How to complete this task:
Could you retype all of the data below exactly as given?

### Dataset entries ###

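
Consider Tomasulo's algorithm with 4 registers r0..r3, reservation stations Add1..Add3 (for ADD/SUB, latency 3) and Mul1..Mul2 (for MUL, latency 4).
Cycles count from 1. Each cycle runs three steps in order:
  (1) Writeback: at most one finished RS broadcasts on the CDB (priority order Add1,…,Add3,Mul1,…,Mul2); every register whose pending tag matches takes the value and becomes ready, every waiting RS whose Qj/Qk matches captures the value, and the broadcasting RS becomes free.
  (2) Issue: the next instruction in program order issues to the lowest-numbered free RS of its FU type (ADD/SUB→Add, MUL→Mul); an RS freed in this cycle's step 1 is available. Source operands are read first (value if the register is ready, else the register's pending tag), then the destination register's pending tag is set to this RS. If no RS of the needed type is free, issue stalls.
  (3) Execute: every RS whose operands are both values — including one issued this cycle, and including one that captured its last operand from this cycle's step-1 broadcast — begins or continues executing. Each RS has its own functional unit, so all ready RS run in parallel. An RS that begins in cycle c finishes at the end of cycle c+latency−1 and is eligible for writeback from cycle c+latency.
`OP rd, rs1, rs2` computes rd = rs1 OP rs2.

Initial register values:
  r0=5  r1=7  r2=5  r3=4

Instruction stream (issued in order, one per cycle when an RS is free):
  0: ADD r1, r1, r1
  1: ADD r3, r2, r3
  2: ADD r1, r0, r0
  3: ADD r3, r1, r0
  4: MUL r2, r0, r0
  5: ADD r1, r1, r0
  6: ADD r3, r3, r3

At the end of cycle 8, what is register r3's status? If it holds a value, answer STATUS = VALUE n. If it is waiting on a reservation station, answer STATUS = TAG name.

STATUS = TAG Add3

cycle 1: issue ADD r1<-Add1 // r0:5,r1:Add1,r2:5,r3:4
cycle 2: issue ADD r3<-Add2 // r0:5,r1:Add1,r2:5,r3:Add2
cycle 3: issue ADD r1<-Add3 // r0:5,r1:Add3,r2:5,r3:Add2
cycle 4: CDB Add1=14; issue ADD r3<-Add1 // r0:5,r1:Add3,r2:5,r3:Add1
cycle 5: CDB Add2=9; issue MUL r2<-Mul1 // r0:5,r1:Add3,r2:Mul1,r3:Add1
cycle 6: CDB Add3=10; issue ADD r1<-Add2 // r0:5,r1:Add2,r2:Mul1,r3:Add1
cycle 7: issue ADD r3<-Add3 // r0:5,r1:Add2,r2:Mul1,r3:Add3
cycle 8: - // r0:5,r1:Add2,r2:Mul1,r3:Add3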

###

Result of the task:
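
Consider Tomasulo's algorithm with 4 registers r0..r3, reservation stations Add1..Add3 (for ADD/SUB, latency 3) and Mul1..Mul2 (for MUL, latency 4).
Cycles count from 1. Each cycle runs three steps in order:
  (1) Writeback: at most one finished RS broadcasts on the CDB (priority order Add1,…,Add3,Mul1,…,Mul2); every register whose pending tag matches takes the value and becomes ready, every waiting RS whose Qj/Qk matches captures the value, and the broadcasting RS becomes free.
  (2) Issue: the next instruction in program order issues to the lowest-numbered free RS of its FU type (ADD/SUB→Add, MUL→Mul); an RS freed in this cycle's step 1 is available. Source operands are read first (value if the register is ready, else the register's pending tag), then the destination register's pending tag is set to this RS. If no RS of the needed type is free, issue stalls.
  (3) Execute: every RS whose operands are both values — including one issued this cycle, and including one that captured its last operand from this cycle's step-1 broadcast — begins or continues executing. Each RS has its own functional unit, so all ready RS run in parallel. An RS that begins in cycle c finishes at the end of cycle c+latency−1 and is eligible for writeback from cycle c+latency.
`OP rd, rs1, rs2` computes rd = rs1 OP rs2.

Initial register values:
  r0=5  r1=7  r2=5  r3=4

Instruction stream (issued in order, one per cycle when an RS is free):
  0: ADD r1, r1, r1
  1: ADD r3, r2, r3
  2: ADD r1, r0, r0
  3: ADD r3, r1, r0
  4: MUL r2, r0, r0
  5: ADD r1, r1, r0
  6: ADD r3, r3, r3

At the end of cycle 8, what is register r3's status? If it holds a value, answer STATUS = VALUE n. If it is waiting on a reservation station, answer STATUS = TAG name.

STATUS = TAG Add3

cycle 1: issue ADD r1<-Add1 // r0:5,r1:Add1,r2:5,r3:4
cycle 2: issue ADD r3<-Add2 // r0:5,r1:Add1,r2:5,r3:Add2
cycle 3: issue ADD r1<-Add3 // r0:5,r1:Add3,r2:5,r3:Add2
cycle 4: CDB Add1=14; issue ADD r3<-Add1 // r0:5,r1:Add3,r2:5,r3:Add1
cycle 5: CDB Add2=9; issue MUL r2<-Mul1 // r0:5,r1:Add3,r2:Mul1,r3:Add1
cycle 6: CDB Add3=10; issue ADD r1<-Add2 // r0:5,r1:Add2,r2:Mul1,r3:Add1
cycle 7: issue ADD r3<-Add3 // r0:5,r1:Add2,r2:Mul1,r3:Add3
cycle 8: - // r0:5,r1:Add2,r2:Mul1,r3:Add3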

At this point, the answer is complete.